Copy each entry exactly, leaving nothing out.

■ ■ ■ ■ ■

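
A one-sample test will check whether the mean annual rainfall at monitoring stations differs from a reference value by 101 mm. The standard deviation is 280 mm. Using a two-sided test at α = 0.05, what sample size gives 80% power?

For a one-sample z-test, n = ((z_{α/2} + z_β)·σ/δ)².
z_{α/2} = 1.960 (two-sided α = 0.05); z_β = 0.842 (power 80% → β = 0.2).
n = (2.802 × 280 / 101)² = 60.34
Round up: n = 61.

61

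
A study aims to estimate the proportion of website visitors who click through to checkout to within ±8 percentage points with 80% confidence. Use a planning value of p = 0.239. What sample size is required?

For a proportion with margin E = 0.08 at 80% confidence, z = 1.282.
n = p̂(1−p̂)(z/E)² = 0.239 × 0.761 × (1.282/0.08)² = 46.71
Round up: n = 47.

47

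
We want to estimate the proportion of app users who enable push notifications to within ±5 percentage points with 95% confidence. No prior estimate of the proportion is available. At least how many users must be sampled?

For a proportion with margin E = 0.05 at 95% confidence, z = 1.960.
With no prior estimate, use p = 0.5, which maximizes p(1−p) at 0.25.
n = 0.25 × (z/E)² = 0.25 × (1.960/0.05)² = 384.16
Round up: n = 385.

n = 385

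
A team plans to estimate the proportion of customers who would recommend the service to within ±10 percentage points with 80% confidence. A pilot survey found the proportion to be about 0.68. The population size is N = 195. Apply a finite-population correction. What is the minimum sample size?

For a proportion with margin E = 0.1 at 80% confidence, z = 1.282.
n = p̂(1−p̂)(z/E)² = 0.68 × 0.32 × (1.282/0.1)² = 35.76 — call this n₀.
Finite-population correction with N = 195: n = n₀ / (1 + (n₀−1)/N) = 35.76 / 1.178 = 30.36
Round up: n = 31.

31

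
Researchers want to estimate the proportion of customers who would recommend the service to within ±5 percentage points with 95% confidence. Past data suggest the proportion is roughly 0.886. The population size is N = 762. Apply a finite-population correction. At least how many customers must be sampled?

For a proportion with margin E = 0.05 at 95% confidence, z = 1.960.
n = p̂(1−p̂)(z/E)² = 0.886 × 0.114 × (1.960/0.05)² = 155.21 — call this n₀.
Finite-population correction with N = 762: n = n₀ / (1 + (n₀−1)/N) = 155.21 / 1.202 = 129.13
Round up: n = 130.

130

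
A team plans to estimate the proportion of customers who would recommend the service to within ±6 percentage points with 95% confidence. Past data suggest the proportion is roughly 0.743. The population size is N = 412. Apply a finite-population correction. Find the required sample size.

For a proportion with margin E = 0.06 at 95% confidence, z = 1.960.
n = p̂(1−p̂)(z/E)² = 0.743 × 0.257 × (1.960/0.06)² = 203.77 — call this n₀.
Finite-population correction with N = 412: n = n₀ / (1 + (n₀−1)/N) = 203.77 / 1.492 = 136.58
Round up: n = 137.

137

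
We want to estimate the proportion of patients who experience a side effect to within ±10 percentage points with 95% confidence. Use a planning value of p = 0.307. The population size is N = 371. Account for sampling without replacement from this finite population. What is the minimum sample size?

For a proportion with margin E = 0.1 at 95% confidence, z = 1.960.
n = p̂(1−p̂)(z/E)² = 0.307 × 0.693 × (1.960/0.1)² = 81.73 — call this n₀.
Finite-population correction with N = 371: n = n₀ / (1 + (n₀−1)/N) = 81.73 / 1.218 = 67.10
Round up: n = 68.

68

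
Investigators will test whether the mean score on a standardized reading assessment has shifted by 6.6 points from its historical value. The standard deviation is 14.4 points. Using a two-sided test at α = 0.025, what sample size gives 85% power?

For a one-sample z-test, n = ((z_{α/2} + z_β)·σ/δ)².
z_{α/2} = 2.241 (two-sided α = 0.025); z_β = 1.036 (power 85% → β = 0.15).
n = (3.277 × 14.4 / 6.6)² = 51.12
Round up: n = 52.

n = 52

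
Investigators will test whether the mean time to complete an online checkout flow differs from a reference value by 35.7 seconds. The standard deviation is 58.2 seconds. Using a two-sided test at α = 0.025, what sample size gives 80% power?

For a one-sample z-test, n = ((z_{α/2} + z_β)·σ/δ)².
z_{α/2} = 2.241 (two-sided α = 0.025); z_β = 0.842 (power 80% → β = 0.2).
n = (3.083 × 58.2 / 35.7)² = 25.26
Round up: n = 26.

26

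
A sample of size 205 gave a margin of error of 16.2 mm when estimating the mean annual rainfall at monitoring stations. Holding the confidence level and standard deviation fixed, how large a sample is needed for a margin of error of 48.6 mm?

23

Margin of error scales as 1/√n, so n₂ = n₁·(E₁/E₂)².
n₂ = 205 × (16.2/48.6)² = 205 × 0.1111 = 22.78
Round up: n₂ = 23.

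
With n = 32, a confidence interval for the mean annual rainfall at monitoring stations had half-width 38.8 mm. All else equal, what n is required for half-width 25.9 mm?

Margin of error scales as 1/√n, so n₂ = n₁·(E₁/E₂)².
n₂ = 32 × (38.8/25.9)² = 32 × 2.244 = 71.81
Round up: n₂ = 72.

72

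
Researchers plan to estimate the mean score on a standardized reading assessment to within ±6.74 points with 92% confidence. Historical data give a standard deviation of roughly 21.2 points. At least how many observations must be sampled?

For a mean, the margin of error is E = z·σ/√n, so n = (zσ/E)².
At 92% confidence, z = 1.751.
n = (1.751 × 21.2 / 6.74)² = 30.33
Round up: n = 31.

31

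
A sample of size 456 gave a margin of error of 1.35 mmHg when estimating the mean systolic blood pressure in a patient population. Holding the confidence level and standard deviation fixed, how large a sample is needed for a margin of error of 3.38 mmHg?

n = 73

Margin of error scales as 1/√n, so n₂ = n₁·(E₁/E₂)².
n₂ = 456 × (1.35/3.38)² = 456 × 0.1595 = 72.73
Round up: n₂ = 73.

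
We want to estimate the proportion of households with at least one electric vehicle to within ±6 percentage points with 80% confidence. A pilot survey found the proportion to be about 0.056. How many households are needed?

For a proportion with margin E = 0.06 at 80% confidence, z = 1.282.
n = p̂(1−p̂)(z/E)² = 0.056 × 0.944 × (1.282/0.06)² = 24.13
Round up: n = 25.

25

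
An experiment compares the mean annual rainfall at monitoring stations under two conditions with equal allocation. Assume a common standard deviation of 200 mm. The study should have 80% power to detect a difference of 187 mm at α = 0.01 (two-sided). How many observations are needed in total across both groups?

54 total

For two equal groups, n per group = 2·((z_{α/2} + z_β)·σ/δ)².
z_{α/2} = 2.576; z_β = 0.842 (power 80%).
n = 2 × (3.418 × 200 / 187)² = 2 × 13.36 = 26.72
Round up: n = 27 per group.
Total across both groups: 2 × 27 = 54.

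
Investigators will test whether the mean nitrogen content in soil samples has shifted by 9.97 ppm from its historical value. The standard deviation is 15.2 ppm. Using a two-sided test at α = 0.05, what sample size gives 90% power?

For a one-sample z-test, n = ((z_{α/2} + z_β)·σ/δ)².
z_{α/2} = 1.960 (two-sided α = 0.05); z_β = 1.282 (power 90% → β = 0.1).
n = (3.242 × 15.2 / 9.97)² = 24.43
Round up: n = 25.

n = 25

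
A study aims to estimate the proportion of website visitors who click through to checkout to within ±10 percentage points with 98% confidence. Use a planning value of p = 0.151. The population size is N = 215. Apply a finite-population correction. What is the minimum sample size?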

■ ■ ■ ■ ■

> EXERCISE RESPONSE:
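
A one-sample test will check whether the mean annual rainfall at monitoring stations differs from a reference value by 101 mm. The standard deviation is 280 mm. Using a two-sided test at α = 0.05, what sample size gives 80% power?

For a one-sample z-test, n = ((z_{α/2} + z_β)·σ/δ)².
z_{α/2} = 1.960 (two-sided α = 0.05); z_β = 0.842 (power 80% → β = 0.2).
n = (2.802 × 280 / 101)² = 60.34
Round up: n = 61.

61

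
A study aims to estimate the proportion of website visitors who click through to checkout to within ±8 percentage points with 80% confidence. Use a planning value of p = 0.239. What sample size is required?

For a proportion with margin E = 0.08 at 80% confidence, z = 1.282.
n = p̂(1−p̂)(z/E)² = 0.239 × 0.761 × (1.282/0.08)² = 46.71
Round up: n = 47.

47

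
We want to estimate the proportion of app users who enable push notifications to within ±5 percentage points with 95% confidence. No prior estimate of the proportion is available. At least how many users must be sampled?

For a proportion with margin E = 0.05 at 95% confidence, z = 1.960.
With no prior estimate, use p = 0.5, which maximizes p(1−p) at 0.25.
n = 0.25 × (z/E)² = 0.25 × (1.960/0.05)² = 384.16
Round up: n = 385.

n = 385

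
A team plans to estimate the proportion of customers who would recommend the service to within ±10 percentage points with 80% confidence. A pilot survey found the proportion to be about 0.68. The population size is N = 195. Apply a finite-population correction. What is the minimum sample size?

For a proportion with margin E = 0.1 at 80% confidence, z = 1.282.
n = p̂(1−p̂)(z/E)² = 0.68 × 0.32 × (1.282/0.1)² = 35.76 — call this n₀.
Finite-population correction with N = 195: n = n₀ / (1 + (n₀−1)/N) = 35.76 / 1.178 = 30.36
Round up: n = 31.

31

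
Researchers want to estimate the proportion of customers who would recommend the service to within ±5 percentage points with 95% confidence. Past data suggest the proportion is roughly 0.886. The population size is N = 762. Apply a finite-population correction. At least how many customers must be sampled?

For a proportion with margin E = 0.05 at 95% confidence, z = 1.960.
n = p̂(1−p̂)(z/E)² = 0.886 × 0.114 × (1.960/0.05)² = 155.21 — call this n₀.
Finite-population correction with N = 762: n = n₀ / (1 + (n₀−1)/N) = 155.21 / 1.202 = 129.13
Round up: n = 130.

130

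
A team plans to estimate the proportion of customers who would recommend the service to within ±6 percentage points with 95% confidence. Past data suggest the proportion is roughly 0.743. The population size is N = 412. Apply a finite-population correction. Find the required sample size.

For a proportion with margin E = 0.06 at 95% confidence, z = 1.960.
n = p̂(1−p̂)(z/E)² = 0.743 × 0.257 × (1.960/0.06)² = 203.77 — call this n₀.
Finite-population correction with N = 412: n = n₀ / (1 + (n₀−1)/N) = 203.77 / 1.492 = 136.58
Round up: n = 137.

137

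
We want to estimate the proportion of patients who experience a side effect to within ±10 percentage points with 95% confidence. Use a planning value of p = 0.307. The population size is N = 371. Account for sampling without replacement from this finite population. What is the minimum sample size?

For a proportion with margin E = 0.1 at 95% confidence, z = 1.960.
n = p̂(1−p̂)(z/E)² = 0.307 × 0.693 × (1.960/0.1)² = 81.73 — call this n₀.
Finite-population correction with N = 371: n = n₀ / (1 + (n₀−1)/N) = 81.73 / 1.218 = 67.10
Round up: n = 68.

68

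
Investigators will test whether the mean score on a standardized reading assessment has shifted by 6.6 points from its historical value. The standard deviation is 14.4 points. Using a two-sided test at α = 0.025, what sample size gives 85% power?

For a one-sample z-test, n = ((z_{α/2} + z_β)·σ/δ)².
z_{α/2} = 2.241 (two-sided α = 0.025); z_β = 1.036 (power 85% → β = 0.15).
n = (3.277 × 14.4 / 6.6)² = 51.12
Round up: n = 52.

n = 52

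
Investigators will test whether the mean time to complete an online checkout flow differs from a reference value by 35.7 seconds. The standard deviation is 58.2 seconds. Using a two-sided test at α = 0.025, what sample size gives 80% power?

For a one-sample z-test, n = ((z_{α/2} + z_β)·σ/δ)².
z_{α/2} = 2.241 (two-sided α = 0.025); z_β = 0.842 (power 80% → β = 0.2).
n = (3.083 × 58.2 / 35.7)² = 25.26
Round up: n = 26.

26

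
A sample of size 205 gave a margin of error of 16.2 mm when estimating the mean annual rainfall at monitoring stations. Holding the confidence level and standard deviation fixed, how large a sample is needed for a margin of error of 48.6 mm?

23

Margin of error scales as 1/√n, so n₂ = n₁·(E₁/E₂)².
n₂ = 205 × (16.2/48.6)² = 205 × 0.1111 = 22.78
Round up: n₂ = 23.

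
With n = 32, a confidence interval for the mean annual rainfall at monitoring stations had half-width 38.8 mm. All else equal, what n is required for half-width 25.9 mm?

Margin of error scales as 1/√n, so n₂ = n₁·(E₁/E₂)².
n₂ = 32 × (38.8/25.9)² = 32 × 2.244 = 71.81
Round up: n₂ = 72.

72

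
Researchers plan to estimate the mean score on a standardized reading assessment to within ±6.74 points with 92% confidence. Historical data give a standard deviation of roughly 21.2 points. At least how many observations must be sampled?

For a mean, the margin of error is E = z·σ/√n, so n = (zσ/E)².
At 92% confidence, z = 1.751.
n = (1.751 × 21.2 / 6.74)² = 30.33
Round up: n = 31.

31

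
A sample of size 456 gave a margin of error of 1.35 mmHg when estimating the mean systolic blood pressure in a patient population. Holding the confidence level and standard deviation fixed, how large a sample is needed for a margin of error of 3.38 mmHg?

n = 73

Margin of error scales as 1/√n, so n₂ = n₁·(E₁/E₂)².
n₂ = 456 × (1.35/3.38)² = 456 × 0.1595 = 72.73
Round up: n₂ = 73.

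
We want to estimate the proportion of households with at least one electric vehicle to within ±6 percentage points with 80% confidence. A pilot survey found the proportion to be about 0.056. How many households are needed?

For a proportion with margin E = 0.06 at 80% confidence, z = 1.282.
n = p̂(1−p̂)(z/E)² = 0.056 × 0.944 × (1.282/0.06)² = 24.13
Round up: n = 25.

25

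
An experiment compares the mean annual rainfall at monitoring stations under two conditions with equal allocation. Assume a common standard deviation of 200 mm. The study should have 80% power to detect a difference of 187 mm at α = 0.01 (two-sided). How many observations are needed in total across both groups?

54 total

For two equal groups, n per group = 2·((z_{α/2} + z_β)·σ/δ)².
z_{α/2} = 2.576; z_β = 0.842 (power 80%).
n = 2 × (3.418 × 200 / 187)² = 2 × 13.36 = 26.72
Round up: n = 27 per group.
Total across both groups: 2 × 27 = 54.

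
Investigators will test whether the mean nitrogen content in soil samples has shifted by 9.97 ppm from its historical value. The standard deviation is 15.2 ppm. Using a two-sided test at α = 0.05, what sample size gives 90% power?

For a one-sample z-test, n = ((z_{α/2} + z_β)·σ/δ)².
z_{α/2} = 1.960 (two-sided α = 0.05); z_β = 1.282 (power 90% → β = 0.1).
n = (3.242 × 15.2 / 9.97)² = 24.43
Round up: n = 25.

n = 25

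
A study aims to estimate the proportion of website visitors who click through to checkout to within ±10 percentage points with 98% confidence. Use a planning value of p = 0.151. The population size is N = 215. Apply a finite-population correction. What is the minimum sample size?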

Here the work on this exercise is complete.